Repeat verbatim, and only, the lines of the data below, beginning at the line that contains "Let j = n*W" and stopping after the line that contains "Answer: $240 +".

**Study material**.
——————————

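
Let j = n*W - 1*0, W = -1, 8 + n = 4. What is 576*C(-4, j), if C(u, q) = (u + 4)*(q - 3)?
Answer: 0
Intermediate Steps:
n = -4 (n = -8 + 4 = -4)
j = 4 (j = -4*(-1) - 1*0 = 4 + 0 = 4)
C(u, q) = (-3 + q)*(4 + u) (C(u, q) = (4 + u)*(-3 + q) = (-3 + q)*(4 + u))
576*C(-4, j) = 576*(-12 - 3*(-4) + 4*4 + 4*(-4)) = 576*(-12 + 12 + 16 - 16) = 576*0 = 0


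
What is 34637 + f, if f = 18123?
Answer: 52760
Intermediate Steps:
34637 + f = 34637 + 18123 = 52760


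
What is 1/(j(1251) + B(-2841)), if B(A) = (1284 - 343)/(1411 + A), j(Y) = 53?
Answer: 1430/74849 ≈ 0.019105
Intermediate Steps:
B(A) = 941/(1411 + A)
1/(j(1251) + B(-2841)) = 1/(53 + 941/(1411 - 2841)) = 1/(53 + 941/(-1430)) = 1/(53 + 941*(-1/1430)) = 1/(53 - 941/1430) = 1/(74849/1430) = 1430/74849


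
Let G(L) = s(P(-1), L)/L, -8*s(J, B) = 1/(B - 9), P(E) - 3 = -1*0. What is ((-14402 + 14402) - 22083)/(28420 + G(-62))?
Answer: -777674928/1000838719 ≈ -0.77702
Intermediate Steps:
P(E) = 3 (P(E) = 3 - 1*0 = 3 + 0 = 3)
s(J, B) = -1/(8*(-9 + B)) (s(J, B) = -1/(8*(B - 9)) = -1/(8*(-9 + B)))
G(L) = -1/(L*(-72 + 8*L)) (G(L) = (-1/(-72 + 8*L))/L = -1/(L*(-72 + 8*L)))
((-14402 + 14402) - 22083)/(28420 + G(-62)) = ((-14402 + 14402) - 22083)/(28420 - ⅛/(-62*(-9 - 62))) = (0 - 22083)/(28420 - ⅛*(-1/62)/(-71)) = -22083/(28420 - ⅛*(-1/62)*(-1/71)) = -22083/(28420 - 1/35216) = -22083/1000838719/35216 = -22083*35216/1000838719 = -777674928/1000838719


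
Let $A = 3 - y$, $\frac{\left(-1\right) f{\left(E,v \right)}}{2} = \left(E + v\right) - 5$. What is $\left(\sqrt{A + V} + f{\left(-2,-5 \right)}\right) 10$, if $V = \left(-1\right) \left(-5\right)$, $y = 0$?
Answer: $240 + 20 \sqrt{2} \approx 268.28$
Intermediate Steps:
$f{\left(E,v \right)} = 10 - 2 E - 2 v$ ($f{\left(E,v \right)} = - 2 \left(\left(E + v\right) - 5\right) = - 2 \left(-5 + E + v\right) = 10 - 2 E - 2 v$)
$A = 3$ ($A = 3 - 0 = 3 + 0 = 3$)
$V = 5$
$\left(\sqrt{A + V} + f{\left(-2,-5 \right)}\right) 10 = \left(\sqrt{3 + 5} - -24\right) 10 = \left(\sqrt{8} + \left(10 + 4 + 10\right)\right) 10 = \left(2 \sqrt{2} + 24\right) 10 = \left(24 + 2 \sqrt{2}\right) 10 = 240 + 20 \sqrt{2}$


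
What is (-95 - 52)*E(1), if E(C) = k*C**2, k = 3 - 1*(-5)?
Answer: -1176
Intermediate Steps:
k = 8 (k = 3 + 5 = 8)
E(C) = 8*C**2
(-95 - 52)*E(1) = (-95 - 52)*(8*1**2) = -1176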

——————————

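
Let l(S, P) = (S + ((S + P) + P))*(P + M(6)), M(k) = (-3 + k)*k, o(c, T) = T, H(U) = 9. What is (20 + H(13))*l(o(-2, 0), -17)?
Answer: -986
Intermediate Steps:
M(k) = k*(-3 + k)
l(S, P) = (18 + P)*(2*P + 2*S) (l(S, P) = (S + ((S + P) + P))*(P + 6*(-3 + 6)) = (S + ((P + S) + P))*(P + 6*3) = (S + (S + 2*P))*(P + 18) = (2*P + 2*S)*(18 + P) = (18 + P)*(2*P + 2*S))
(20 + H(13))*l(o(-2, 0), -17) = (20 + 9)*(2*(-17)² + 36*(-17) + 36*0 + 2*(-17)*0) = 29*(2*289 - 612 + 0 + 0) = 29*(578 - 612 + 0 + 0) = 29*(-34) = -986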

——————————

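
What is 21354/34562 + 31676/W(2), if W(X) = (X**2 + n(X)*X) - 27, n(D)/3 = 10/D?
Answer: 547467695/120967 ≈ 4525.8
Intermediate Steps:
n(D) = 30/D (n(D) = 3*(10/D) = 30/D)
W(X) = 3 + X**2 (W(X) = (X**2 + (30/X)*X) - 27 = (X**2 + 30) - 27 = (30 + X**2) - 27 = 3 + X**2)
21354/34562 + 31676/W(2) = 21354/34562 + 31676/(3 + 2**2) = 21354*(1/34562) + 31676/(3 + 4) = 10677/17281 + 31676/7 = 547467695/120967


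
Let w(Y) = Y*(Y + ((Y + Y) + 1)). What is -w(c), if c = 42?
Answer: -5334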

——————————

**Result of the task**.
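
Let j = n*W - 1*0, W = -1, 8 + n = 4. What is 576*C(-4, j), if C(u, q) = (u + 4)*(q - 3)?
Answer: 0
Intermediate Steps:
n = -4 (n = -8 + 4 = -4)
j = 4 (j = -4*(-1) - 1*0 = 4 + 0 = 4)
C(u, q) = (-3 + q)*(4 + u) (C(u, q) = (4 + u)*(-3 + q) = (-3 + q)*(4 + u))
576*C(-4, j) = 576*(-12 - 3*(-4) + 4*4 + 4*(-4)) = 576*(-12 + 12 + 16 - 16) = 576*0 = 0


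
What is 34637 + f, if f = 18123?
Answer: 52760
Intermediate Steps:
34637 + f = 34637 + 18123 = 52760


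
What is 1/(j(1251) + B(-2841)), if B(A) = (1284 - 343)/(1411 + A), j(Y) = 53?
Answer: 1430/74849 ≈ 0.019105
Intermediate Steps:
B(A) = 941/(1411 + A)
1/(j(1251) + B(-2841)) = 1/(53 + 941/(1411 - 2841)) = 1/(53 + 941/(-1430)) = 1/(53 + 941*(-1/1430)) = 1/(53 - 941/1430) = 1/(74849/1430) = 1430/74849


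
Let G(L) = s(P(-1), L)/L, -8*s(J, B) = 1/(B - 9), P(E) - 3 = -1*0. What is ((-14402 + 14402) - 22083)/(28420 + G(-62))?
Answer: -777674928/1000838719 ≈ -0.77702
Intermediate Steps:
P(E) = 3 (P(E) = 3 - 1*0 = 3 + 0 = 3)
s(J, B) = -1/(8*(-9 + B)) (s(J, B) = -1/(8*(B - 9)) = -1/(8*(-9 + B)))
G(L) = -1/(L*(-72 + 8*L)) (G(L) = (-1/(-72 + 8*L))/L = -1/(L*(-72 + 8*L)))
((-14402 + 14402) - 22083)/(28420 + G(-62)) = ((-14402 + 14402) - 22083)/(28420 - ⅛/(-62*(-9 - 62))) = (0 - 22083)/(28420 - ⅛*(-1/62)/(-71)) = -22083/(28420 - ⅛*(-1/62)*(-1/71)) = -22083/(28420 - 1/35216) = -22083/1000838719/35216 = -22083*35216/1000838719 = -777674928/1000838719


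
Let $A = 3 - y$, $\frac{\left(-1\right) f{\left(E,v \right)}}{2} = \left(E + v\right) - 5$. What is $\left(\sqrt{A + V} + f{\left(-2,-5 \right)}\right) 10$, if $V = \left(-1\right) \left(-5\right)$, $y = 0$?
Answer: $240 + 20 \sqrt{2} \approx 268.28$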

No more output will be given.